## Problem description
Would you repeat each of the lines below exactly?

## Data under study
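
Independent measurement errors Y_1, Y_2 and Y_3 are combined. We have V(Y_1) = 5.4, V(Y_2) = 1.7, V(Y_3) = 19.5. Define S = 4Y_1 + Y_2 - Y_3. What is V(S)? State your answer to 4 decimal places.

By independence, V(S) = (4)²V(Y_1) + (1)²V(Y_2) + (-1)²V(Y_3)
= (4)²·5.4 + (1)²·1.7 + (-1)²·19.5 = 107.6

107.6000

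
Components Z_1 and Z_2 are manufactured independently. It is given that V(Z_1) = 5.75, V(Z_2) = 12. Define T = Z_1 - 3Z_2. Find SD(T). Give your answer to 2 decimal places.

By independence, V(T) = (1)²V(Z_1) + (-3)²V(Z_2)
= (1)²·5.75 + (-3)²·12 = 113.75
SD(T) = √113.75 ≈ 10.67

10.67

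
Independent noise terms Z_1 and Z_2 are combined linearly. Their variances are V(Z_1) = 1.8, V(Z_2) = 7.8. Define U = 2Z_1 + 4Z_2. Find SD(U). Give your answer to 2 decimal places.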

## Result of this exercise
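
Independent measurement errors Y_1, Y_2 and Y_3 are combined. We have V(Y_1) = 5.4, V(Y_2) = 1.7, V(Y_3) = 19.5. Define S = 4Y_1 + Y_2 - Y_3. What is V(S)? State your answer to 4 decimal places.

By independence, V(S) = (4)²V(Y_1) + (1)²V(Y_2) + (-1)²V(Y_3)
= (4)²·5.4 + (1)²·1.7 + (-1)²·19.5 = 107.6

107.6000

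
Components Z_1 and Z_2 are manufactured independently. It is given that V(Z_1) = 5.75, V(Z_2) = 12. Define T = Z_1 - 3Z_2. Find SD(T). Give your answer to 2 decimal places.

By independence, V(T) = (1)²V(Z_1) + (-3)²V(Z_2)
= (1)²·5.75 + (-3)²·12 = 113.75
SD(T) = √113.75 ≈ 10.67

10.67

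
Independent noise terms Z_1 and Z_2 are combined linearly. Their variances are V(Z_1) = 1.8, V(Z_2) = 7.8. Define U = 2Z_1 + 4Z_2. Find SD(U). Give your answer to 2 decimal places.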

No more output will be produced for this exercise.